**TASK DIRECTIONS**:
Restate each entry below without changing a word.

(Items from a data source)
'''

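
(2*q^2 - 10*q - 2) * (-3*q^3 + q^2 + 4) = -6*q^5 + 32*q^4 - 4*q^3 + 6*q^2 - 40*q - 8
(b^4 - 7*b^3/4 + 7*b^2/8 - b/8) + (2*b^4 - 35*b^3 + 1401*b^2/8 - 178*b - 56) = 3*b^4 - 147*b^3/4 + 176*b^2 - 1425*b/8 - 56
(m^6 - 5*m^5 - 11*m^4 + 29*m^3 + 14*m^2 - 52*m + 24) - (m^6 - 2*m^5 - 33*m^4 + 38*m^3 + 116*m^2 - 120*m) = -3*m^5 + 22*m^4 - 9*m^3 - 102*m^2 + 68*m + 24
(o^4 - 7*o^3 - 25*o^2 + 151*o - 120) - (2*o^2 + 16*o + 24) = o^4 - 7*o^3 - 27*o^2 + 135*o - 144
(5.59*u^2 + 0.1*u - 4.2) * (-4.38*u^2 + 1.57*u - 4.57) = -24.4842*u^4 + 8.3383*u^3 - 6.9933*u^2 - 7.051*u + 19.194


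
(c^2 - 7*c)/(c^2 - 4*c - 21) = c/(c + 3)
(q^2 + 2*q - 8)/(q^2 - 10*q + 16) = (q + 4)/(q - 8)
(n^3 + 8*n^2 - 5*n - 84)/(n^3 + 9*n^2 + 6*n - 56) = (n - 3)/(n - 2)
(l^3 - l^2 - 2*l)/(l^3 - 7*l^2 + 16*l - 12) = l*(l + 1)/(l^2 - 5*l + 6)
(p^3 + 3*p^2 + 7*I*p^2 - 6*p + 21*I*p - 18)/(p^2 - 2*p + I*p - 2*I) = (p^2 + p*(3 + 6*I) + 18*I)/(p - 2)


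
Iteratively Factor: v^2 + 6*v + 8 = (v + 2)*(v + 4)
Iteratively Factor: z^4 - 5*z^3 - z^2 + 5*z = (z + 1)*(z^3 - 6*z^2 + 5*z) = z*(z + 1)*(z^2 - 6*z + 5) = z*(z - 5)*(z + 1)*(z - 1)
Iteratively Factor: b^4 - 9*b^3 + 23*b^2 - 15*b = (b - 1)*(b^3 - 8*b^2 + 15*b) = b*(b - 1)*(b^2 - 8*b + 15) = b*(b - 3)*(b - 1)*(b - 5)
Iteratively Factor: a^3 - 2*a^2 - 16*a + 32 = (a + 4)*(a^2 - 6*a + 8) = (a - 2)*(a + 4)*(a - 4)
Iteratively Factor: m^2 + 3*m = (m + 3)*(m)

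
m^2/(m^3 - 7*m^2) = 1/(m - 7)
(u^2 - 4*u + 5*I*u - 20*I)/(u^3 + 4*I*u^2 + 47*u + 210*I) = (u - 4)/(u^2 - I*u + 42)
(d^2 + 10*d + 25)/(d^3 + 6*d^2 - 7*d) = (d^2 + 10*d + 25)/(d*(d^2 + 6*d - 7))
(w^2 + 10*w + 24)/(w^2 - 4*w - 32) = (w + 6)/(w - 8)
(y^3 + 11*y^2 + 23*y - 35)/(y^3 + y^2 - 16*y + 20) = (y^2 + 6*y - 7)/(y^2 - 4*y + 4)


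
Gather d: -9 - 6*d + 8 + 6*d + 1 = 0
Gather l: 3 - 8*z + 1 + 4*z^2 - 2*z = 4*z^2 - 10*z + 4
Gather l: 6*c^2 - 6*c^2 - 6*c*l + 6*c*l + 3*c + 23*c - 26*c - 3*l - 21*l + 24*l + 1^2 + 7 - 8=0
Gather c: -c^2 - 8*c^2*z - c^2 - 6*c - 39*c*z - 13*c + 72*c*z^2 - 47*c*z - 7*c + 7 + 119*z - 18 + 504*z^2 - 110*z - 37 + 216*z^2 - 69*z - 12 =c^2*(-8*z - 2) + c*(72*z^2 - 86*z - 26) + 720*z^2 - 60*z - 60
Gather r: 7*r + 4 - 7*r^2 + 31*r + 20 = -7*r^2 + 38*r + 24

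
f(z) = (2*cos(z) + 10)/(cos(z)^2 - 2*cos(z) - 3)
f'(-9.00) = 104.25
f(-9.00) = -23.53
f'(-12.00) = 0.15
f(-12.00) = -2.94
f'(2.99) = -2296.40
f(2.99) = -175.40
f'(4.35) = 4.16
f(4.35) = -4.29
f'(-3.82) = -25.42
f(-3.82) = -10.09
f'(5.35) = 0.08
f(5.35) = -2.92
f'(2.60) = -50.20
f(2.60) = -15.01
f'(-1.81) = 2.97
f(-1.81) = -3.86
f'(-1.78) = 2.74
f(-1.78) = -3.77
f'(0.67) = 0.12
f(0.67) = -2.93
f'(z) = (2*sin(z)*cos(z) - 2*sin(z))*(2*cos(z) + 10)/(cos(z)^2 - 2*cos(z) - 3)^2 - 2*sin(z)/(cos(z)^2 - 2*cos(z) - 3) = 2*(cos(z)^2 + 10*cos(z) - 7)*sin(z)/(sin(z)^2 + 2*cos(z) + 2)^2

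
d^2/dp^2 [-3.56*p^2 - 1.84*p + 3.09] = -7.12000000000000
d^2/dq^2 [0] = 0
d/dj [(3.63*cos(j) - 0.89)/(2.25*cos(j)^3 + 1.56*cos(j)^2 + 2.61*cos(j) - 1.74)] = (16.335*cos(j)^3 - 0.3447*cos(j)^2 - 2.7768*cos(j) + 3.9933)*sin(j)/(5.0625*cos(j)^6 + 7.02*cos(j)^5 + 14.1786*cos(j)^4 + 0.3132*cos(j)^3 + 1.3833*cos(j)^2 - 9.0828*cos(j) + 3.0276)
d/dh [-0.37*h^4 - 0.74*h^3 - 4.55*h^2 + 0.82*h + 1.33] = -1.48*h^3 - 2.22*h^2 - 9.1*h + 0.82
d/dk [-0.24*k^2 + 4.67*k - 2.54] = 4.67 - 0.48*k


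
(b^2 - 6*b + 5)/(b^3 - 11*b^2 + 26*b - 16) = (b - 5)/(b^2 - 10*b + 16)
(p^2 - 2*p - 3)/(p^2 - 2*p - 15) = (-p^2 + 2*p + 3)/(-p^2 + 2*p + 15)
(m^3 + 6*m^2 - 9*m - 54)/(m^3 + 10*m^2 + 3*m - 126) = (m + 3)/(m + 7)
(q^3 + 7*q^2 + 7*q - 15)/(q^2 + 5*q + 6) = (q^2 + 4*q - 5)/(q + 2)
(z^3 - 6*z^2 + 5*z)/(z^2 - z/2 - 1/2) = 2*z*(z - 5)/(2*z + 1)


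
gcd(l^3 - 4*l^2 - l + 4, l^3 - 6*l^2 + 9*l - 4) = l^2 - 5*l + 4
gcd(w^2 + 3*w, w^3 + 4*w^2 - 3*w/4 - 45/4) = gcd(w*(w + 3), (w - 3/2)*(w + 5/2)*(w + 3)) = w + 3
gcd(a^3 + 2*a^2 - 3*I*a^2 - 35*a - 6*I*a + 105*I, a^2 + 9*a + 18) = 1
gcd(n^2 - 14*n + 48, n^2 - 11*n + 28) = 1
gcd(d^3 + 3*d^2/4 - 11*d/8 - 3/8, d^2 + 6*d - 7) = d - 1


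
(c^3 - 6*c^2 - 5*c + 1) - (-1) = c^3 - 6*c^2 - 5*c + 2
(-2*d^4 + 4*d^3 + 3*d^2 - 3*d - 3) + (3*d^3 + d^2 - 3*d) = -2*d^4 + 7*d^3 + 4*d^2 - 6*d - 3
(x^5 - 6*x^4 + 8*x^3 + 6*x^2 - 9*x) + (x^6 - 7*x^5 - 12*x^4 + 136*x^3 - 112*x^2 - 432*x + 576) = x^6 - 6*x^5 - 18*x^4 + 144*x^3 - 106*x^2 - 441*x + 576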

'''

**REPLY TO THE TASK**:
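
(2*q^2 - 10*q - 2) * (-3*q^3 + q^2 + 4) = -6*q^5 + 32*q^4 - 4*q^3 + 6*q^2 - 40*q - 8
(b^4 - 7*b^3/4 + 7*b^2/8 - b/8) + (2*b^4 - 35*b^3 + 1401*b^2/8 - 178*b - 56) = 3*b^4 - 147*b^3/4 + 176*b^2 - 1425*b/8 - 56
(m^6 - 5*m^5 - 11*m^4 + 29*m^3 + 14*m^2 - 52*m + 24) - (m^6 - 2*m^5 - 33*m^4 + 38*m^3 + 116*m^2 - 120*m) = -3*m^5 + 22*m^4 - 9*m^3 - 102*m^2 + 68*m + 24
(o^4 - 7*o^3 - 25*o^2 + 151*o - 120) - (2*o^2 + 16*o + 24) = o^4 - 7*o^3 - 27*o^2 + 135*o - 144
(5.59*u^2 + 0.1*u - 4.2) * (-4.38*u^2 + 1.57*u - 4.57) = -24.4842*u^4 + 8.3383*u^3 - 6.9933*u^2 - 7.051*u + 19.194


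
(c^2 - 7*c)/(c^2 - 4*c - 21) = c/(c + 3)
(q^2 + 2*q - 8)/(q^2 - 10*q + 16) = (q + 4)/(q - 8)
(n^3 + 8*n^2 - 5*n - 84)/(n^3 + 9*n^2 + 6*n - 56) = (n - 3)/(n - 2)
(l^3 - l^2 - 2*l)/(l^3 - 7*l^2 + 16*l - 12) = l*(l + 1)/(l^2 - 5*l + 6)
(p^3 + 3*p^2 + 7*I*p^2 - 6*p + 21*I*p - 18)/(p^2 - 2*p + I*p - 2*I) = (p^2 + p*(3 + 6*I) + 18*I)/(p - 2)


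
Iteratively Factor: v^2 + 6*v + 8 = (v + 2)*(v + 4)
Iteratively Factor: z^4 - 5*z^3 - z^2 + 5*z = (z + 1)*(z^3 - 6*z^2 + 5*z) = z*(z + 1)*(z^2 - 6*z + 5) = z*(z - 5)*(z + 1)*(z - 1)
Iteratively Factor: b^4 - 9*b^3 + 23*b^2 - 15*b = (b - 1)*(b^3 - 8*b^2 + 15*b) = b*(b - 1)*(b^2 - 8*b + 15) = b*(b - 3)*(b - 1)*(b - 5)
Iteratively Factor: a^3 - 2*a^2 - 16*a + 32 = (a + 4)*(a^2 - 6*a + 8) = (a - 2)*(a + 4)*(a - 4)
Iteratively Factor: m^2 + 3*m = (m + 3)*(m)

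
m^2/(m^3 - 7*m^2) = 1/(m - 7)
(u^2 - 4*u + 5*I*u - 20*I)/(u^3 + 4*I*u^2 + 47*u + 210*I) = (u - 4)/(u^2 - I*u + 42)
(d^2 + 10*d + 25)/(d^3 + 6*d^2 - 7*d) = (d^2 + 10*d + 25)/(d*(d^2 + 6*d - 7))
(w^2 + 10*w + 24)/(w^2 - 4*w - 32) = (w + 6)/(w - 8)
(y^3 + 11*y^2 + 23*y - 35)/(y^3 + y^2 - 16*y + 20) = (y^2 + 6*y - 7)/(y^2 - 4*y + 4)


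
Gather d: -9 - 6*d + 8 + 6*d + 1 = 0
Gather l: 3 - 8*z + 1 + 4*z^2 - 2*z = 4*z^2 - 10*z + 4
Gather l: 6*c^2 - 6*c^2 - 6*c*l + 6*c*l + 3*c + 23*c - 26*c - 3*l - 21*l + 24*l + 1^2 + 7 - 8=0
Gather c: -c^2 - 8*c^2*z - c^2 - 6*c - 39*c*z - 13*c + 72*c*z^2 - 47*c*z - 7*c + 7 + 119*z - 18 + 504*z^2 - 110*z - 37 + 216*z^2 - 69*z - 12 =c^2*(-8*z - 2) + c*(72*z^2 - 86*z - 26) + 720*z^2 - 60*z - 60
Gather r: 7*r + 4 - 7*r^2 + 31*r + 20 = -7*r^2 + 38*r + 24

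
f(z) = (2*cos(z) + 10)/(cos(z)^2 - 2*cos(z) - 3)
f'(-9.00) = 104.25
f(-9.00) = -23.53
f'(-12.00) = 0.15
f(-12.00) = -2.94
f'(2.99) = -2296.40
f(2.99) = -175.40
f'(4.35) = 4.16
f(4.35) = -4.29
f'(-3.82) = -25.42
f(-3.82) = -10.09
f'(5.35) = 0.08
f(5.35) = -2.92
f'(2.60) = -50.20
f(2.60) = -15.01
f'(-1.81) = 2.97
f(-1.81) = -3.86
f'(-1.78) = 2.74
f(-1.78) = -3.77
f'(0.67) = 0.12
f(0.67) = -2.93
f'(z) = (2*sin(z)*cos(z) - 2*sin(z))*(2*cos(z) + 10)/(cos(z)^2 - 2*cos(z) - 3)^2 - 2*sin(z)/(cos(z)^2 - 2*cos(z) - 3) = 2*(cos(z)^2 + 10*cos(z) - 7)*sin(z)/(sin(z)^2 + 2*cos(z) + 2)^2

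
d^2/dp^2 [-3.56*p^2 - 1.84*p + 3.09] = -7.12000000000000
d^2/dq^2 [0] = 0
d/dj [(3.63*cos(j) - 0.89)/(2.25*cos(j)^3 + 1.56*cos(j)^2 + 2.61*cos(j) - 1.74)] = (16.335*cos(j)^3 - 0.3447*cos(j)^2 - 2.7768*cos(j) + 3.9933)*sin(j)/(5.0625*cos(j)^6 + 7.02*cos(j)^5 + 14.1786*cos(j)^4 + 0.3132*cos(j)^3 + 1.3833*cos(j)^2 - 9.0828*cos(j) + 3.0276)
d/dh [-0.37*h^4 - 0.74*h^3 - 4.55*h^2 + 0.82*h + 1.33] = -1.48*h^3 - 2.22*h^2 - 9.1*h + 0.82
d/dk [-0.24*k^2 + 4.67*k - 2.54] = 4.67 - 0.48*k


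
(b^2 - 6*b + 5)/(b^3 - 11*b^2 + 26*b - 16) = (b - 5)/(b^2 - 10*b + 16)
(p^2 - 2*p - 3)/(p^2 - 2*p - 15) = (-p^2 + 2*p + 3)/(-p^2 + 2*p + 15)
(m^3 + 6*m^2 - 9*m - 54)/(m^3 + 10*m^2 + 3*m - 126) = (m + 3)/(m + 7)
(q^3 + 7*q^2 + 7*q - 15)/(q^2 + 5*q + 6) = (q^2 + 4*q - 5)/(q + 2)
(z^3 - 6*z^2 + 5*z)/(z^2 - z/2 - 1/2) = 2*z*(z - 5)/(2*z + 1)


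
gcd(l^3 - 4*l^2 - l + 4, l^3 - 6*l^2 + 9*l - 4) = l^2 - 5*l + 4
gcd(w^2 + 3*w, w^3 + 4*w^2 - 3*w/4 - 45/4) = gcd(w*(w + 3), (w - 3/2)*(w + 5/2)*(w + 3)) = w + 3
gcd(a^3 + 2*a^2 - 3*I*a^2 - 35*a - 6*I*a + 105*I, a^2 + 9*a + 18) = 1
gcd(n^2 - 14*n + 48, n^2 - 11*n + 28) = 1
gcd(d^3 + 3*d^2/4 - 11*d/8 - 3/8, d^2 + 6*d - 7) = d - 1


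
(c^3 - 6*c^2 - 5*c + 1) - (-1) = c^3 - 6*c^2 - 5*c + 2
(-2*d^4 + 4*d^3 + 3*d^2 - 3*d - 3) + (3*d^3 + d^2 - 3*d) = -2*d^4 + 7*d^3 + 4*d^2 - 6*d - 3
(x^5 - 6*x^4 + 8*x^3 + 6*x^2 - 9*x) + (x^6 - 7*x^5 - 12*x^4 + 136*x^3 - 112*x^2 - 432*x + 576) = x^6 - 6*x^5 - 18*x^4 + 144*x^3 - 106*x^2 - 441*x + 576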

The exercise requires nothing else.